TASK INSTRUCTIONS » Every entry needs to be given again exactly as it reads.

DATASET ENTRIES »
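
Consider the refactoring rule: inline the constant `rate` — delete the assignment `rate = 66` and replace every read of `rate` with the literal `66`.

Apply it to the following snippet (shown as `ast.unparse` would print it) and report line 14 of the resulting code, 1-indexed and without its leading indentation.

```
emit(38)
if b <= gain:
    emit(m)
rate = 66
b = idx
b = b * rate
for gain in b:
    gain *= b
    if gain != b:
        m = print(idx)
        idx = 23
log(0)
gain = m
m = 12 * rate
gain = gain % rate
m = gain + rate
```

Transformed code:
emit(38)
if b <= gain:
    emit(m)
b = idx
b = b * 66
for gain in b:
    gain *= b
    if gain != b:
        m = print(idx)
        idx = 23
log(0)
gain = m
m = 12 * 66
gain = gain % 66
m = gain + 66

gain = gain % 66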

RESPONSE BOX »
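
Consider the refactoring rule: inline the constant `rate` — delete the assignment `rate = 66` and replace every read of `rate` with the literal `66`.

Apply it to the following snippet (shown as `ast.unparse` would print it) and report line 14 of the resulting code, 1-indexed and without its leading indentation.

```
emit(38)
if b <= gain:
    emit(m)
rate = 66
b = idx
b = b * rate
for gain in b:
    gain *= b
    if gain != b:
        m = print(idx)
        idx = 23
log(0)
gain = m
m = 12 * rate
gain = gain % rate
m = gain + rate
```

Transformed code:
emit(38)
if b <= gain:
    emit(m)
b = idx
b = b * 66
for gain in b:
    gain *= b
    if gain != b:
        m = print(idx)
        idx = 23
log(0)
gain = m
m = 12 * 66
gain = gain % 66
m = gain + 66

gain = gain % 66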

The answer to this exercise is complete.